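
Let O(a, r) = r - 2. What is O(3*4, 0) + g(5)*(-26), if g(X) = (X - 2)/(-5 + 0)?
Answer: 68/5 ≈ 13.600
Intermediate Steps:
g(X) = ⅖ - X/5 (g(X) = (-2 + X)/(-5) = (-2 + X)*(-⅕) = ⅖ - X/5)
O(a, r) = -2 + r
O(3*4, 0) + g(5)*(-26) = (-2 + 0) + (⅖ - ⅕*5)*(-26) = -2 + (⅖ - 1)*(-26) = -2 - ⅗*(-26) = -2 + 78/5 = 68/5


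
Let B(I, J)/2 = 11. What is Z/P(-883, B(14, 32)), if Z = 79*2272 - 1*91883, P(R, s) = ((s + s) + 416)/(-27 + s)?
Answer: -87605/92 ≈ -952.23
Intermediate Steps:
B(I, J) = 22 (B(I, J) = 2*11 = 22)
P(R, s) = (416 + 2*s)/(-27 + s) (P(R, s) = (2*s + 416)/(-27 + s) = (416 + 2*s)/(-27 + s))
Z = 87605 (Z = 179488 - 91883 = 87605)
Z/P(-883, B(14, 32)) = 87605/((2*(208 + 22)/(-27 + 22))) = 87605/((2*230/(-5))) = 87605/((2*(-⅕)*230)) = 87605/(-92) = 87605*(-1/92) = -87605/92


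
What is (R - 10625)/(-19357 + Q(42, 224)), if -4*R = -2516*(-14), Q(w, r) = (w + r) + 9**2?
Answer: 19431/19010 ≈ 1.0221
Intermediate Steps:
Q(w, r) = 81 + r + w (Q(w, r) = (r + w) + 81 = 81 + r + w)
R = -8806 (R = -(-629)*(-14) = -1/4*35224 = -8806)
(R - 10625)/(-19357 + Q(42, 224)) = (-8806 - 10625)/(-19357 + (81 + 224 + 42)) = -19431/(-19357 + 347) = -19431/(-19010) = -19431*(-1/19010) = 19431/19010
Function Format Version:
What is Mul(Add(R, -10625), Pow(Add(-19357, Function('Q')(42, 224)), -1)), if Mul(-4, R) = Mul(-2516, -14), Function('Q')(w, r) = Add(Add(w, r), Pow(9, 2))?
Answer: Rational(19431, 19010) ≈ 1.0221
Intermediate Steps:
Function('Q')(w, r) = Add(81, r, w) (Function('Q')(w, r) = Add(Add(r, w), 81) = Add(81, r, w))
R = -8806 (R = Mul(Rational(-1, 4), Mul(-2516, -14)) = Mul(Rational(-1, 4), 35224) = -8806)
Mul(Add(R, -10625), Pow(Add(-19357, Function('Q')(42, 224)), -1)) = Mul(Add(-8806, -10625), Pow(Add(-19357, Add(81, 224, 42)), -1)) = Mul(-19431, Pow(Add(-19357, 347), -1)) = Mul(-19431, Pow(-19010, -1)) = Mul(-19431, Rational(-1, 19010)) = Rational(19431, 19010)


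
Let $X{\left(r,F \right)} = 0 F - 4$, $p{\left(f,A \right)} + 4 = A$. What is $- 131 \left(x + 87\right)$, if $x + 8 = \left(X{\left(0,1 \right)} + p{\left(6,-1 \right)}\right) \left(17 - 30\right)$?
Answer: $-25676$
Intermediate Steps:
$p{\left(f,A \right)} = -4 + A$
$X{\left(r,F \right)} = -4$ ($X{\left(r,F \right)} = 0 - 4 = -4$)
$x = 109$ ($x = -8 + \left(-4 - 5\right) \left(17 - 30\right) = -8 + \left(-4 - 5\right) \left(-13\right) = -8 - -117 = -8 + 117 = 109$)
$- 131 \left(x + 87\right) = - 131 \left(109 + 87\right) = \left(-131\right) 196 = -25676$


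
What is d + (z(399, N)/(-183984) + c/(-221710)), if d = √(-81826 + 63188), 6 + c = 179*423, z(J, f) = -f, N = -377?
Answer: -7006598647/20395546320 + I*√18638 ≈ -0.34354 + 136.52*I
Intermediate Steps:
c = 75711 (c = -6 + 179*423 = -6 + 75717 = 75711)
d = I*√18638 (d = √(-18638) = I*√18638 ≈ 136.52*I)
d + (z(399, N)/(-183984) + c/(-221710)) = I*√18638 + (-1*(-377)/(-183984) + 75711/(-221710)) = I*√18638 + (377*(-1/183984) + 75711*(-1/221710)) = I*√18638 + (-377/183984 - 75711/221710) = I*√18638 - 7006598647/20395546320 = -7006598647/20395546320 + I*√18638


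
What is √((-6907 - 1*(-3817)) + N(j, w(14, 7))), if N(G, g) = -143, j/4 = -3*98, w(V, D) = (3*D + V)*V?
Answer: I*√3233 ≈ 56.859*I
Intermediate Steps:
w(V, D) = V*(V + 3*D) (w(V, D) = (V + 3*D)*V = V*(V + 3*D))
j = -1176 (j = 4*(-3*98) = 4*(-294) = -1176)
√((-6907 - 1*(-3817)) + N(j, w(14, 7))) = √((-6907 - 1*(-3817)) - 143) = √((-6907 + 3817) - 143) = √(-3090 - 143) = √(-3233) = I*√3233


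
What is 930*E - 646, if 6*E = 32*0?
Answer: -646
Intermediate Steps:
E = 0 (E = (32*0)/6 = (⅙)*0 = 0)
930*E - 646 = 930*0 - 646 = 0 - 646 = -646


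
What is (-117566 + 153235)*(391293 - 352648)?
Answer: 1378428505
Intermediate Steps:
(-117566 + 153235)*(391293 - 352648) = 35669*38645 = 1378428505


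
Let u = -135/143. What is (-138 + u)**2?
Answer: 394777161/20449 ≈ 19305.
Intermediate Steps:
u = -135/143 (u = -135*1/143 = -135/143 ≈ -0.94406)
(-138 + u)**2 = (-138 - 135/143)**2 = (-19869/143)**2 = 394777161/20449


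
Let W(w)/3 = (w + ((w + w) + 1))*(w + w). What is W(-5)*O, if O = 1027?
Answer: 431340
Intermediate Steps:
W(w) = 6*w*(1 + 3*w) (W(w) = 3*((w + ((w + w) + 1))*(w + w)) = 3*((w + (2*w + 1))*(2*w)) = 3*((w + (1 + 2*w))*(2*w)) = 3*((1 + 3*w)*(2*w)) = 3*(2*w*(1 + 3*w)) = 6*w*(1 + 3*w))
W(-5)*O = (6*(-5)*(1 + 3*(-5)))*1027 = (6*(-5)*(1 - 15))*1027 = (6*(-5)*(-14))*1027 = 420*1027 = 431340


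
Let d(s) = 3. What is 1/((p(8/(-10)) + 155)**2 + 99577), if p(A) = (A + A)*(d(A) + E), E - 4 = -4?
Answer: 25/3053426 ≈ 8.1875e-6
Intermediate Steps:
E = 0 (E = 4 - 4 = 0)
p(A) = 6*A (p(A) = (A + A)*(3 + 0) = (2*A)*3 = 6*A)
1/((p(8/(-10)) + 155)**2 + 99577) = 1/((6*(8/(-10)) + 155)**2 + 99577) = 1/((6*(8*(-1/10)) + 155)**2 + 99577) = 1/((6*(-4/5) + 155)**2 + 99577) = 1/((-24/5 + 155)**2 + 99577) = 1/((751/5)**2 + 99577) = 1/(564001/25 + 99577) = 1/(3053426/25) = 25/3053426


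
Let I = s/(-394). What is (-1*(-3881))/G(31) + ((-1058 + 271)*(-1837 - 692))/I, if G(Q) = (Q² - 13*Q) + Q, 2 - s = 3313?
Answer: 461899147309/1950179 ≈ 2.3685e+5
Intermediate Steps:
s = -3311 (s = 2 - 1*3313 = 2 - 3313 = -3311)
G(Q) = Q² - 12*Q
I = 3311/394 (I = -3311/(-394) = -3311*(-1/394) = 3311/394 ≈ 8.4035)
(-1*(-3881))/G(31) + ((-1058 + 271)*(-1837 - 692))/I = (-1*(-3881))/((31*(-12 + 31))) + ((-1058 + 271)*(-1837 - 692))/(3311/394) = 3881/((31*19)) - 787*(-2529)*(394/3311) = 3881/589 + 1990323*(394/3311) = 3881*(1/589) + 784187262/3311 = 3881/589 + 784187262/3311 = 461899147309/1950179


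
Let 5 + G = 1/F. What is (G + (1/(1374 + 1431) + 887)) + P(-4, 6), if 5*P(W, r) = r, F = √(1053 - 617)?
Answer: 2477377/2805 + √109/218 ≈ 883.25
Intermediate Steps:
F = 2*√109 (F = √436 = 2*√109 ≈ 20.881)
P(W, r) = r/5
G = -5 + √109/218 (G = -5 + 1/(2*√109) = -5 + √109/218 ≈ -4.9521)
(G + (1/(1374 + 1431) + 887)) + P(-4, 6) = ((-5 + √109/218) + (1/(1374 + 1431) + 887)) + (⅕)*6 = ((-5 + √109/218) + (1/2805 + 887)) + 6/5 = ((-5 + √109/218) + 2488036/2805) + 6/5 = (2474011/2805 + √109/218) + 6/5 = 2477377/2805 + √109/218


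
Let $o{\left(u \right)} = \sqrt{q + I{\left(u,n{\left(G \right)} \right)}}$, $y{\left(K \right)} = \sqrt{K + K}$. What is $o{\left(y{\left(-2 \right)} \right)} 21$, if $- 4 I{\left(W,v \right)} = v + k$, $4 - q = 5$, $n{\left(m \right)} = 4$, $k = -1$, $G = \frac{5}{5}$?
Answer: $\frac{21 i \sqrt{7}}{2} \approx 27.78 i$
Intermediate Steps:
$G = 1$ ($G = 5 \cdot \frac{1}{5} = 1$)
$y{\left(K \right)} = \sqrt{2} \sqrt{K}$ ($y{\left(K \right)} = \sqrt{2 K} = \sqrt{2} \sqrt{K}$)
$q = -1$ ($q = 4 - 5 = -1$)
$I{\left(W,v \right)} = \frac{1}{4} - \frac{v}{4}$ ($I{\left(W,v \right)} = - \frac{v - 1}{4} = - \frac{-1 + v}{4} = \frac{1}{4} - \frac{v}{4}$)
$o{\left(u \right)} = \frac{i \sqrt{7}}{2}$ ($o{\left(u \right)} = \sqrt{-1 + \left(\frac{1}{4} - 1\right)} = \sqrt{-1 - \frac{3}{4}} = \sqrt{- \frac{7}{4}} = \frac{i \sqrt{7}}{2}$)
$o{\left(y{\left(-2 \right)} \right)} 21 = \frac{i \sqrt{7}}{2} \cdot 21 = \frac{21 i \sqrt{7}}{2}$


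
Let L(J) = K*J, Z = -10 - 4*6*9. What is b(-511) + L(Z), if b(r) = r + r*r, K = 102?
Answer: 237558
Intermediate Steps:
Z = -226 (Z = -10 - 24*9 = -10 - 216 = -226)
b(r) = r + r²
L(J) = 102*J
b(-511) + L(Z) = -511*(1 - 511) + 102*(-226) = -511*(-510) - 23052 = 260610 - 23052 = 237558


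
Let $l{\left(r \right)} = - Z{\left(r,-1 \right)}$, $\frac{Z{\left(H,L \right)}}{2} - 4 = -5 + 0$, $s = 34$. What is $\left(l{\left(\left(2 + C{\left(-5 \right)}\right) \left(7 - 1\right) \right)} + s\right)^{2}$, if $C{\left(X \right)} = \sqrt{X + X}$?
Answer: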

•••••

## Directions for this task
Copy out each line of the material above, word for word, from the first down to the line containing "Answer: -87605/92 ≈ -952.23". Add nothing.

## The completed task
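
Let O(a, r) = r - 2. What is O(3*4, 0) + g(5)*(-26), if g(X) = (X - 2)/(-5 + 0)?
Answer: 68/5 ≈ 13.600
Intermediate Steps:
g(X) = ⅖ - X/5 (g(X) = (-2 + X)/(-5) = (-2 + X)*(-⅕) = ⅖ - X/5)
O(a, r) = -2 + r
O(3*4, 0) + g(5)*(-26) = (-2 + 0) + (⅖ - ⅕*5)*(-26) = -2 + (⅖ - 1)*(-26) = -2 - ⅗*(-26) = -2 + 78/5 = 68/5


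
Let B(I, J)/2 = 11. What is Z/P(-883, B(14, 32)), if Z = 79*2272 - 1*91883, P(R, s) = ((s + s) + 416)/(-27 + s)?
Answer: -87605/92 ≈ -952.23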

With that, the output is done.